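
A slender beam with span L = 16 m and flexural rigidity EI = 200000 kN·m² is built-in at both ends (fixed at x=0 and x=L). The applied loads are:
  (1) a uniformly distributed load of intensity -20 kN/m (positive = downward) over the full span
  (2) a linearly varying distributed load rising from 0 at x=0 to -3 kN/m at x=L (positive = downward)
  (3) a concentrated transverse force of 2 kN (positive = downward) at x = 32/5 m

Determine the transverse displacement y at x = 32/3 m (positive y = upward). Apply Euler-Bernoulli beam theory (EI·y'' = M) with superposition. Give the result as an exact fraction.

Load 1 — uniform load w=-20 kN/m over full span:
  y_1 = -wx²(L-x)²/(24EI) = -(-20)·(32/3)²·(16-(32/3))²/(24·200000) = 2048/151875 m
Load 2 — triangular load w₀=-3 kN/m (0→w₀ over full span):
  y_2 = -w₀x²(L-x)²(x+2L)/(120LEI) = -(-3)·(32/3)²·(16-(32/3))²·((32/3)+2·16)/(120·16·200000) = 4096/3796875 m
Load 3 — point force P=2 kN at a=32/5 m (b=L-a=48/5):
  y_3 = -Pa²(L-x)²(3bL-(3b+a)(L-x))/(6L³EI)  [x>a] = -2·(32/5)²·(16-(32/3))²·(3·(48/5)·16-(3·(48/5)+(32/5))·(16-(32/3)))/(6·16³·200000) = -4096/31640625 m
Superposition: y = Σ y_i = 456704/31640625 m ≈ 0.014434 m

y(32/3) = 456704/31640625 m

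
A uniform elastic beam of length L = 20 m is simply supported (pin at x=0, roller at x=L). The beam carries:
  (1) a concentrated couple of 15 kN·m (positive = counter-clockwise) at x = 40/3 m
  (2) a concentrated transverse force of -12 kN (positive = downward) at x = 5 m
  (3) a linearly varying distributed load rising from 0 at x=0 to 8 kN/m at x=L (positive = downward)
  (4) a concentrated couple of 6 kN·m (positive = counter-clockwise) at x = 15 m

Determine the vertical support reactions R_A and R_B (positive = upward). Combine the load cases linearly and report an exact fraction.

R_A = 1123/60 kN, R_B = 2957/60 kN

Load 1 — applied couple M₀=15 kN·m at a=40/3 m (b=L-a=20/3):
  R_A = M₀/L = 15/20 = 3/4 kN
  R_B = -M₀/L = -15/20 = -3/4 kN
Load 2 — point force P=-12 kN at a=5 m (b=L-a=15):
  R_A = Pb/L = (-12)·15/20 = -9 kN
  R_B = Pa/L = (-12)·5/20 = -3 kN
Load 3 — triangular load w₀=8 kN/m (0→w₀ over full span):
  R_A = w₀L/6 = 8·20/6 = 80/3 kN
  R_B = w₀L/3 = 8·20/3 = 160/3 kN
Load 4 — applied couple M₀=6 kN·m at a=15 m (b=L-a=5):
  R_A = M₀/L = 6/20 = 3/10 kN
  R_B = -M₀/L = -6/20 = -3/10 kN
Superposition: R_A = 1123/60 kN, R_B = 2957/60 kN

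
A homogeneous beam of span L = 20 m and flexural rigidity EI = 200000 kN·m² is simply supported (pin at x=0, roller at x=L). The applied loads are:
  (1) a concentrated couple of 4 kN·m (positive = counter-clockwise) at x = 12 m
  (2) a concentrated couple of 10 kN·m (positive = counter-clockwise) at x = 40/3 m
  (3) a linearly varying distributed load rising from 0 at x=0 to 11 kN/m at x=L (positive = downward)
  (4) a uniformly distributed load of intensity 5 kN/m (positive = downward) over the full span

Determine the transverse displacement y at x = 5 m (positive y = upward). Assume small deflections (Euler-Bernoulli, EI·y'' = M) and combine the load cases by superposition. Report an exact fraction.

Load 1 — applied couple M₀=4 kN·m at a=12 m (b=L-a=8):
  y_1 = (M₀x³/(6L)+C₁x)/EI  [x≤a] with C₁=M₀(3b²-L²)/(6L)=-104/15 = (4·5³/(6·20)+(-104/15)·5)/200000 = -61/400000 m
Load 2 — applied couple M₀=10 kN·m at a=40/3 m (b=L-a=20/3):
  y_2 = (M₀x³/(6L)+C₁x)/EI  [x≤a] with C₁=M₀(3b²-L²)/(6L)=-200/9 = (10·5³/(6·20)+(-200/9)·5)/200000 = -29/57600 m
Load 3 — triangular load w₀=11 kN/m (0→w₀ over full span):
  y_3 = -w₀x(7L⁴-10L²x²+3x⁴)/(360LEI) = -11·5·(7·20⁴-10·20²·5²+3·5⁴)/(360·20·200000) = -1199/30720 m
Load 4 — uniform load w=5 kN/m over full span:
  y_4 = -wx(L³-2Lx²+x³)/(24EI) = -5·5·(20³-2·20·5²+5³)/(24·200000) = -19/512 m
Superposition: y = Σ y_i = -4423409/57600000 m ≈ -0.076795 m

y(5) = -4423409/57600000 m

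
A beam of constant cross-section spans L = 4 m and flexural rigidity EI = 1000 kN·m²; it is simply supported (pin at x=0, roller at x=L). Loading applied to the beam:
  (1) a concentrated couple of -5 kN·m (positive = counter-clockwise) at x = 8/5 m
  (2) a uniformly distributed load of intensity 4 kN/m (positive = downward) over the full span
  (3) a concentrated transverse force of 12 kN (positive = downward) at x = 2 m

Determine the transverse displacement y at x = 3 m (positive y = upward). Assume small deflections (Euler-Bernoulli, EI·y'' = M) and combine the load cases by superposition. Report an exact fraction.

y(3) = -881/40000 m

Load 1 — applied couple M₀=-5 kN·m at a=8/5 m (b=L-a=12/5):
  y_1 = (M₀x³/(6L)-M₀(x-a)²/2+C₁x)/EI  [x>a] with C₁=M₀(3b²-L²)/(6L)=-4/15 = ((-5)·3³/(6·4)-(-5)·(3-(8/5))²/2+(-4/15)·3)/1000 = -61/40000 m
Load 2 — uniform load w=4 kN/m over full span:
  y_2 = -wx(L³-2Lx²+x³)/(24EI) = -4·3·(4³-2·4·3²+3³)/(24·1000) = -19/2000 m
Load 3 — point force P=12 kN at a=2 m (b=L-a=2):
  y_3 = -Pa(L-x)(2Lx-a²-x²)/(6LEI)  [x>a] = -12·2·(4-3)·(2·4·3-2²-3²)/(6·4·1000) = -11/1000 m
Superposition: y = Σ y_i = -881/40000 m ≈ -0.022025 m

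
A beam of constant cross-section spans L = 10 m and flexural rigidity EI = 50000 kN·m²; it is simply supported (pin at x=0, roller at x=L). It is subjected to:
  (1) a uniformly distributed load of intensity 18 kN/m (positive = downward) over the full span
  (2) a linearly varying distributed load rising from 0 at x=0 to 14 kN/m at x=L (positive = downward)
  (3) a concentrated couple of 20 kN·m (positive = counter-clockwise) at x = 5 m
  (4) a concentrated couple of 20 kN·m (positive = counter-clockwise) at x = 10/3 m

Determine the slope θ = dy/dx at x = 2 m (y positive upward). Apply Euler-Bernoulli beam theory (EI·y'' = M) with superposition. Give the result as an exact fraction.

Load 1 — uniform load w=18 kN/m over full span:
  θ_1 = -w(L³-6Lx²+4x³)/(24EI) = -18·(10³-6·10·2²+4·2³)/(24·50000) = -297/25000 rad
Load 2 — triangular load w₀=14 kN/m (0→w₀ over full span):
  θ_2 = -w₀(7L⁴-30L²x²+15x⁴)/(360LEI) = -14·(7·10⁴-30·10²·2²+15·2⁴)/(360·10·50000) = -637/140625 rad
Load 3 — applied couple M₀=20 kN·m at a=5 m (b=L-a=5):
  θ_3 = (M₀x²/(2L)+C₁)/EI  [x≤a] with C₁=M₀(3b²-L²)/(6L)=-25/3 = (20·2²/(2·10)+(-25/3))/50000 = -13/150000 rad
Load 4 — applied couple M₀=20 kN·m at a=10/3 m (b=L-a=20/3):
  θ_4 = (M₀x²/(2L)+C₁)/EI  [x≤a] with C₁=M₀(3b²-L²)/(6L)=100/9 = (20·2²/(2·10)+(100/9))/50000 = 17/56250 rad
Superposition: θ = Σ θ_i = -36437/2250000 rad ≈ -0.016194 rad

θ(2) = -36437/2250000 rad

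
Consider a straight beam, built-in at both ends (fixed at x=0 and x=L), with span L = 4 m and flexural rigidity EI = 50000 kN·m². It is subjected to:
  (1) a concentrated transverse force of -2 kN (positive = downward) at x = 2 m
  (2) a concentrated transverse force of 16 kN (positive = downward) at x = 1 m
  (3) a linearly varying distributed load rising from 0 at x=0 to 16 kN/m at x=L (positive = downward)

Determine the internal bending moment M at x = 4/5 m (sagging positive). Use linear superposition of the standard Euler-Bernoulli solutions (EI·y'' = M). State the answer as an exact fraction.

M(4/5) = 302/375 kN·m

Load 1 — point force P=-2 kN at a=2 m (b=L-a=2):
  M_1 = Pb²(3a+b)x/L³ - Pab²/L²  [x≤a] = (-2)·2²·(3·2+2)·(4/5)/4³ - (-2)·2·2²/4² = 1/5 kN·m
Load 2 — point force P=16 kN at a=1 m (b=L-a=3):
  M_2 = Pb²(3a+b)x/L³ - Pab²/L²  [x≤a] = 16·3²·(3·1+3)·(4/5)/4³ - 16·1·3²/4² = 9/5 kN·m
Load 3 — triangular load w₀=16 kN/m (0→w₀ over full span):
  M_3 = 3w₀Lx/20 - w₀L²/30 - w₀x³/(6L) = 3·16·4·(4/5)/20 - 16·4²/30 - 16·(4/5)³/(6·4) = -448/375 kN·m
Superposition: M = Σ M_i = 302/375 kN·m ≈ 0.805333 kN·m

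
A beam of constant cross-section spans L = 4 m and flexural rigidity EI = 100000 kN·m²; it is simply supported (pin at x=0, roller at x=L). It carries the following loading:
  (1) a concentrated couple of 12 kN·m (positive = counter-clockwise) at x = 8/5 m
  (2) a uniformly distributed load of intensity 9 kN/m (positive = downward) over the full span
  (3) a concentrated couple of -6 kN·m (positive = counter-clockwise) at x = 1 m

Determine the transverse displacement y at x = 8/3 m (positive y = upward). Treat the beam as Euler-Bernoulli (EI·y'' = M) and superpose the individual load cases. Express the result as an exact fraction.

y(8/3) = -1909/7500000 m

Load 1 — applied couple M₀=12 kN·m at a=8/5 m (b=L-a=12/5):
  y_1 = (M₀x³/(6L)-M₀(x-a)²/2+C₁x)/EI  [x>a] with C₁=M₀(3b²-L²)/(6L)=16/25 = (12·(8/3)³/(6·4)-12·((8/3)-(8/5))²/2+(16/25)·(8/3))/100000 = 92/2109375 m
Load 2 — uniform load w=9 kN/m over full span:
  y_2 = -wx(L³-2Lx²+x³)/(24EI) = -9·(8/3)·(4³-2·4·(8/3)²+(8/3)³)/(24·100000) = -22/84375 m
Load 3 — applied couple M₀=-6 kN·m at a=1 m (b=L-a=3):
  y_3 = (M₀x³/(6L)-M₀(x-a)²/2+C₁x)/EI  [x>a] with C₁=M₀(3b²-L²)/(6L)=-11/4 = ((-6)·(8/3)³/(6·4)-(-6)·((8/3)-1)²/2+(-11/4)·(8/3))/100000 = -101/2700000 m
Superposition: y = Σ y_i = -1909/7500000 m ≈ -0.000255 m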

= = = =

= ACTION ITEM =
All lines of the data above that include the word "fixed" must be shown.

= FINISHED EXERCISE =
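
A slender beam with span L = 16 m and flexural rigidity EI = 200000 kN·m² is built-in at both ends (fixed at x=0 and x=L). The applied loads are:
Consider a straight beam, built-in at both ends (fixed at x=0 and x=L), with span L = 4 m and flexural rigidity EI = 50000 kN·m². It is subjected to: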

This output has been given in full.